• _Your goal_:
Please copy, with no word changed, only the run of lines that opens with the line containing "7: 2(22), 3(13), 4(19), 6(14)" and closes with the last line below.

[Start of section]

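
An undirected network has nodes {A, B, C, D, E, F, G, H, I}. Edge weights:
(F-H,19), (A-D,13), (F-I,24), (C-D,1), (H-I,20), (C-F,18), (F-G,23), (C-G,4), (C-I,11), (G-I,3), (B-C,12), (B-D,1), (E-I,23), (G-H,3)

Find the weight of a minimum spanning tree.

Grow the tree from H using Prim:
Step 1: cheapest edge leaving the tree is G-H (3); add G.
Step 2: cheapest edge leaving the tree is G-I (3); add I.
Step 3: cheapest edge leaving the tree is C-G (4); add C.
Step 4: cheapest edge leaving the tree is C-D (1); add D.
Step 5: cheapest edge leaving the tree is B-D (1); add B.
Step 6: cheapest edge leaving the tree is A-D (13); add A.
Step 7: cheapest edge leaving the tree is C-F (18); add F.
Step 8: cheapest edge leaving the tree is E-I (23); add E.
MST edges: G-H, G-I, C-G, C-D, B-D, A-D, C-F, E-I; total weight 3+3+4+1+1+13+18+23 = 66.

66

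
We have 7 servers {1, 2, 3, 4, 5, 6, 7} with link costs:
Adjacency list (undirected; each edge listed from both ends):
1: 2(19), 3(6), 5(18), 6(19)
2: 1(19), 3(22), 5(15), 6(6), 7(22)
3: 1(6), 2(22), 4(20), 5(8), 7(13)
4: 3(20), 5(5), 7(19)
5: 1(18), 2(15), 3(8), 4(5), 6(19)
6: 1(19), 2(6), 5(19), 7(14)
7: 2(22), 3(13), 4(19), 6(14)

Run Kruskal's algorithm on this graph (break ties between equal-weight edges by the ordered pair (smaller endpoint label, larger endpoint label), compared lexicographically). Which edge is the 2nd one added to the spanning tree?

1-3

Kruskal: consider edges lightest-first.
4—5 (5): add. Components now {1} {2} {3} {4,5} {6} {7}
1—3 (6): add. Components now {1,3} {2} {4,5} {6} {7}
2—6 (6): add. Components now {1,3} {2,6} {4,5} {7}
3—5 (8): add. Components now {1,3,4,5} {2,6} {7}
3—7 (13): add. Components now {1,3,4,5,7} {2,6}
6—7 (14): add. Components now {1,2,3,4,5,6,7}
The 2nd edge added is 1—3.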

[End of section]

• _Response box_:
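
7: 2(22), 3(13), 4(19), 6(14)

Run Kruskal's algorithm on this graph (break ties between equal-weight edges by the ordered pair (smaller endpoint label, larger endpoint label), compared lexicographically). Which edge is the 2nd one added to the spanning tree?

1-3

Kruskal: consider edges lightest-first.
4—5 (5): add. Components now {1} {2} {3} {4,5} {6} {7}
1—3 (6): add. Components now {1,3} {2} {4,5} {6} {7}
2—6 (6): add. Components now {1,3} {2,6} {4,5} {7}
3—5 (8): add. Components now {1,3,4,5} {2,6} {7}
3—7 (13): add. Components now {1,3,4,5,7} {2,6}
6—7 (14): add. Components now {1,2,3,4,5,6,7}
The 2nd edge added is 1—3.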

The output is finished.